◆ **AVAILABLE RECORDS**:
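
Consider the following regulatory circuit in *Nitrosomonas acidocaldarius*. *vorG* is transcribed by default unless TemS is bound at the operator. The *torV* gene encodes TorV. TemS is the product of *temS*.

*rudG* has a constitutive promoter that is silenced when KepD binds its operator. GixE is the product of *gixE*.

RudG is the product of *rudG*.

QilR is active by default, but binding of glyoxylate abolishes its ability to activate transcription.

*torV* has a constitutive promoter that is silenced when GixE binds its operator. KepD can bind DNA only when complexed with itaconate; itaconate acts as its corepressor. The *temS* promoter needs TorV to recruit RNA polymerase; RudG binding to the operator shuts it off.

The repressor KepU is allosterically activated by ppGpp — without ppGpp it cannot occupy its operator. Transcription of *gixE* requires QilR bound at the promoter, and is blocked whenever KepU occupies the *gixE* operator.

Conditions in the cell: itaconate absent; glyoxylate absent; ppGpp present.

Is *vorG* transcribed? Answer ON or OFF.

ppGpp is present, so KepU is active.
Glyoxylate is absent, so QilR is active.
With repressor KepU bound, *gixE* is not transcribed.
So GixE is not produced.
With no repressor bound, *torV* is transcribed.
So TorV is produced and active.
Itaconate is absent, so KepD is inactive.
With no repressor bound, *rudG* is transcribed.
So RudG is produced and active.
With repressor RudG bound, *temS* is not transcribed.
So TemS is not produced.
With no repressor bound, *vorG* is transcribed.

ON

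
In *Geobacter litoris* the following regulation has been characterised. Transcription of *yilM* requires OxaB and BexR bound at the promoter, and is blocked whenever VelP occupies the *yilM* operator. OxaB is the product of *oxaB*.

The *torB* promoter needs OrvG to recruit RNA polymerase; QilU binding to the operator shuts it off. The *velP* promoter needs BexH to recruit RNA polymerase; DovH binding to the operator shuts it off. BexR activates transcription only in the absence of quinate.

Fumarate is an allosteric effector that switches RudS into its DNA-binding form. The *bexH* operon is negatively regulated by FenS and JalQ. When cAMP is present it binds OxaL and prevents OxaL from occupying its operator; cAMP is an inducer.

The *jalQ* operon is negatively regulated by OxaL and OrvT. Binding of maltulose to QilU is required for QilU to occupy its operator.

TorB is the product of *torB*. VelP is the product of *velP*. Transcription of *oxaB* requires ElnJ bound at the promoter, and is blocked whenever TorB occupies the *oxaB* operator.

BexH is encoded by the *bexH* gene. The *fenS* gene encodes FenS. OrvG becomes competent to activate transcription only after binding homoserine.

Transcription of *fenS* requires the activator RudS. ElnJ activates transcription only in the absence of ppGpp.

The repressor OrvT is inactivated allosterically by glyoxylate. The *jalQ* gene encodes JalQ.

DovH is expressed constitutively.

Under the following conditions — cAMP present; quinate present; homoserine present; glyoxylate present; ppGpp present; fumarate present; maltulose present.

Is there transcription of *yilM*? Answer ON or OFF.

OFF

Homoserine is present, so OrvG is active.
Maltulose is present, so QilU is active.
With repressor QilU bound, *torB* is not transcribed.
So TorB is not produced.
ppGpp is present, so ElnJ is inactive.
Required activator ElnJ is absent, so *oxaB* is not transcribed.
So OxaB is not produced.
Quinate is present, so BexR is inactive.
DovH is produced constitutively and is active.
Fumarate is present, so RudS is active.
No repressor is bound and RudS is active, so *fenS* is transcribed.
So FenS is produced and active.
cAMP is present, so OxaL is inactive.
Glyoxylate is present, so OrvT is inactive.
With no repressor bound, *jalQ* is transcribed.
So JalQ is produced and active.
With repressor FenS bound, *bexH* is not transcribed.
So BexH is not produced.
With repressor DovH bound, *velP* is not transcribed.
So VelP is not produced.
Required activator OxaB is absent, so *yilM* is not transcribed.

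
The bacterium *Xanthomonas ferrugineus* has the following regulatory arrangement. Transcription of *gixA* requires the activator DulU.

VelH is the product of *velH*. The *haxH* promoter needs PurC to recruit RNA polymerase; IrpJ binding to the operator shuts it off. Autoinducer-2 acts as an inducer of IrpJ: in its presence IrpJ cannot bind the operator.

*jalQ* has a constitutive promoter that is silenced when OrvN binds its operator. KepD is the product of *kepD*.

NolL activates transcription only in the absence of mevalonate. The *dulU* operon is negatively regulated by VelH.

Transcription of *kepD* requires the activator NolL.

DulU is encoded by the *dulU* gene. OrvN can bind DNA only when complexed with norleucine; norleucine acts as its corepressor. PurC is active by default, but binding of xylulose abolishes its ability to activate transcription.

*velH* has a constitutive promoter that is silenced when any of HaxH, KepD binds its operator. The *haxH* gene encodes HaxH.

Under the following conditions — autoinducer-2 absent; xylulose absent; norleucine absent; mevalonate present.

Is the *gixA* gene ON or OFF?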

◆ **EXERCISE INSTRUCTIONS**: Every entry must be retyped in full, exactly as given.

◆ **SOLUTION TO THIS EXERCISE**:
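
Consider the following regulatory circuit in *Nitrosomonas acidocaldarius*. *vorG* is transcribed by default unless TemS is bound at the operator. The *torV* gene encodes TorV. TemS is the product of *temS*.

*rudG* has a constitutive promoter that is silenced when KepD binds its operator. GixE is the product of *gixE*.

RudG is the product of *rudG*.

QilR is active by default, but binding of glyoxylate abolishes its ability to activate transcription.

*torV* has a constitutive promoter that is silenced when GixE binds its operator. KepD can bind DNA only when complexed with itaconate; itaconate acts as its corepressor. The *temS* promoter needs TorV to recruit RNA polymerase; RudG binding to the operator shuts it off.

The repressor KepU is allosterically activated by ppGpp — without ppGpp it cannot occupy its operator. Transcription of *gixE* requires QilR bound at the promoter, and is blocked whenever KepU occupies the *gixE* operator.

Conditions in the cell: itaconate absent; glyoxylate absent; ppGpp present.

Is *vorG* transcribed? Answer ON or OFF.

ppGpp is present, so KepU is active.
Glyoxylate is absent, so QilR is active.
With repressor KepU bound, *gixE* is not transcribed.
So GixE is not produced.
With no repressor bound, *torV* is transcribed.
So TorV is produced and active.
Itaconate is absent, so KepD is inactive.
With no repressor bound, *rudG* is transcribed.
So RudG is produced and active.
With repressor RudG bound, *temS* is not transcribed.
So TemS is not produced.
With no repressor bound, *vorG* is transcribed.

ON

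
In *Geobacter litoris* the following regulation has been characterised. Transcription of *yilM* requires OxaB and BexR bound at the promoter, and is blocked whenever VelP occupies the *yilM* operator. OxaB is the product of *oxaB*.

The *torB* promoter needs OrvG to recruit RNA polymerase; QilU binding to the operator shuts it off. The *velP* promoter needs BexH to recruit RNA polymerase; DovH binding to the operator shuts it off. BexR activates transcription only in the absence of quinate.

Fumarate is an allosteric effector that switches RudS into its DNA-binding form. The *bexH* operon is negatively regulated by FenS and JalQ. When cAMP is present it binds OxaL and prevents OxaL from occupying its operator; cAMP is an inducer.

The *jalQ* operon is negatively regulated by OxaL and OrvT. Binding of maltulose to QilU is required for QilU to occupy its operator.

TorB is the product of *torB*. VelP is the product of *velP*. Transcription of *oxaB* requires ElnJ bound at the promoter, and is blocked whenever TorB occupies the *oxaB* operator.

BexH is encoded by the *bexH* gene. The *fenS* gene encodes FenS. OrvG becomes competent to activate transcription only after binding homoserine.

Transcription of *fenS* requires the activator RudS. ElnJ activates transcription only in the absence of ppGpp.

The repressor OrvT is inactivated allosterically by glyoxylate. The *jalQ* gene encodes JalQ.

DovH is expressed constitutively.

Under the following conditions — cAMP present; quinate present; homoserine present; glyoxylate present; ppGpp present; fumarate present; maltulose present.

Is there transcription of *yilM*? Answer ON or OFF.

OFF

Homoserine is present, so OrvG is active.
Maltulose is present, so QilU is active.
With repressor QilU bound, *torB* is not transcribed.
So TorB is not produced.
ppGpp is present, so ElnJ is inactive.
Required activator ElnJ is absent, so *oxaB* is not transcribed.
So OxaB is not produced.
Quinate is present, so BexR is inactive.
DovH is produced constitutively and is active.
Fumarate is present, so RudS is active.
No repressor is bound and RudS is active, so *fenS* is transcribed.
So FenS is produced and active.
cAMP is present, so OxaL is inactive.
Glyoxylate is present, so OrvT is inactive.
With no repressor bound, *jalQ* is transcribed.
So JalQ is produced and active.
With repressor FenS bound, *bexH* is not transcribed.
So BexH is not produced.
With repressor DovH bound, *velP* is not transcribed.
So VelP is not produced.
Required activator OxaB is absent, so *yilM* is not transcribed.

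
The bacterium *Xanthomonas ferrugineus* has the following regulatory arrangement. Transcription of *gixA* requires the activator DulU.

VelH is the product of *velH*. The *haxH* promoter needs PurC to recruit RNA polymerase; IrpJ binding to the operator shuts it off. Autoinducer-2 acts as an inducer of IrpJ: in its presence IrpJ cannot bind the operator.

*jalQ* has a constitutive promoter that is silenced when OrvN binds its operator. KepD is the product of *kepD*.

NolL activates transcription only in the absence of mevalonate. The *dulU* operon is negatively regulated by VelH.

Transcription of *kepD* requires the activator NolL.

DulU is encoded by the *dulU* gene. OrvN can bind DNA only when complexed with norleucine; norleucine acts as its corepressor. PurC is active by default, but binding of xylulose abolishes its ability to activate transcription.

*velH* has a constitutive promoter that is silenced when any of HaxH, KepD binds its operator. The *haxH* gene encodes HaxH.

Under the following conditions — autoinducer-2 absent; xylulose absent; norleucine absent; mevalonate present.

Is the *gixA* gene ON or OFF?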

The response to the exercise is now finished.